-- Opening Marker --
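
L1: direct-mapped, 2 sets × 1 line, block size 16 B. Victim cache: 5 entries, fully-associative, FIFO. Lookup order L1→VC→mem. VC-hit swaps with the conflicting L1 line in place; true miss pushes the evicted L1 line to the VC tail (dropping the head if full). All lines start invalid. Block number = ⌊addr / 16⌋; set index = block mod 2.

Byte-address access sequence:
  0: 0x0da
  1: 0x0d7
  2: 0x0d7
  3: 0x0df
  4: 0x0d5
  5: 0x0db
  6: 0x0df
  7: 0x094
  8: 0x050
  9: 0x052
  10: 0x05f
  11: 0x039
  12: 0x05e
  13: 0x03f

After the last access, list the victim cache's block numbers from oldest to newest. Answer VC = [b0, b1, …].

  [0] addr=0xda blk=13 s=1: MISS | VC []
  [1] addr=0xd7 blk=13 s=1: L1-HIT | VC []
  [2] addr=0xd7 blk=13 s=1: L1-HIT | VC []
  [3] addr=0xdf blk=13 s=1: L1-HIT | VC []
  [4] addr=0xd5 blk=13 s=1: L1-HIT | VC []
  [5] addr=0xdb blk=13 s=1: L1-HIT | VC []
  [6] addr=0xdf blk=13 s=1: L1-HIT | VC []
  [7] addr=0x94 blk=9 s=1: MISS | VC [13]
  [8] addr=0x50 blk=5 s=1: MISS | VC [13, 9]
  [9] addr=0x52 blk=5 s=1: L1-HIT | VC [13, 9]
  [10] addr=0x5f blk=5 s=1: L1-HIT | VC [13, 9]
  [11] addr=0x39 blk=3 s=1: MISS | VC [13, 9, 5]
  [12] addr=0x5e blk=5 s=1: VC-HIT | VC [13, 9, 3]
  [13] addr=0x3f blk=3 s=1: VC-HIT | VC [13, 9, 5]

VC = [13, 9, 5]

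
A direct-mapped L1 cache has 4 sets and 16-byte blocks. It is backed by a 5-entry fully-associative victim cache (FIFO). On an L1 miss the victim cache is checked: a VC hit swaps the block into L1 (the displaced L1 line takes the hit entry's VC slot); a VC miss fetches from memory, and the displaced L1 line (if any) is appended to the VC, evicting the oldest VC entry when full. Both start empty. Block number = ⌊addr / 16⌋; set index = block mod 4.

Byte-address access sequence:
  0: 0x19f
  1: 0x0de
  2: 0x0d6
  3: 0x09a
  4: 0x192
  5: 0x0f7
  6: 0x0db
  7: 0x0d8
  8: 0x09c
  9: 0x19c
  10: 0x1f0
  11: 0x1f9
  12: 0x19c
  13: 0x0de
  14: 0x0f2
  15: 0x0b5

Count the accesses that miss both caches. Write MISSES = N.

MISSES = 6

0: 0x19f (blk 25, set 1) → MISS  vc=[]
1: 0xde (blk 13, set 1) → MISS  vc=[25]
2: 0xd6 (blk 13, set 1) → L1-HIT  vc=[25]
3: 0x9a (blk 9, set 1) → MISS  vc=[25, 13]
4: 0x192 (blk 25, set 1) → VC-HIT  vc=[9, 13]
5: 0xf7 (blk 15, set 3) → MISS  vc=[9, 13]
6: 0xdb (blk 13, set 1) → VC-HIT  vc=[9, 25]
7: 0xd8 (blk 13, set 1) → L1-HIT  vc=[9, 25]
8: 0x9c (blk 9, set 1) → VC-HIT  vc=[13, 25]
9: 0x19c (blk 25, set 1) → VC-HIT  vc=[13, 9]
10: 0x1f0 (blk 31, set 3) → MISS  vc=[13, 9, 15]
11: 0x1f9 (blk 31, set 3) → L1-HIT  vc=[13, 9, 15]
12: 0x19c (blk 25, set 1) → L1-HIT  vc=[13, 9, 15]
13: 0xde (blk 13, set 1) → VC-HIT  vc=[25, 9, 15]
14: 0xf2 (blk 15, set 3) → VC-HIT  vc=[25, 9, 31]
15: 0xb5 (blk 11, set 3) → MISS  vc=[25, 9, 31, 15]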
-- Closing Marker --
* _Task objective_
Where a line in the records above contains the string "direct", return that line.

* _Result below_
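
L1: direct-mapped, 2 sets × 1 line, block size 16 B. Victim cache: 5 entries, fully-associative, FIFO. Lookup order L1→VC→mem. VC-hit swaps with the conflicting L1 line in place; true miss pushes the evicted L1 line to the VC tail (dropping the head if full). All lines start invalid. Block number = ⌊addr / 16⌋; set index = block mod 2.
A direct-mapped L1 cache has 4 sets and 16-byte blocks. It is backed by a 5-entry fully-associative victim cache (FIFO). On an L1 miss the victim cache is checked: a VC hit swaps the block into L1 (the displaced L1 line takes the hit entry's VC slot); a VC miss fetches from memory, and the displaced L1 line (if any) is appended to the VC, evicting the oldest VC entry when full. Both start empty. Block number = ⌊addr / 16⌋; set index = block mod 4.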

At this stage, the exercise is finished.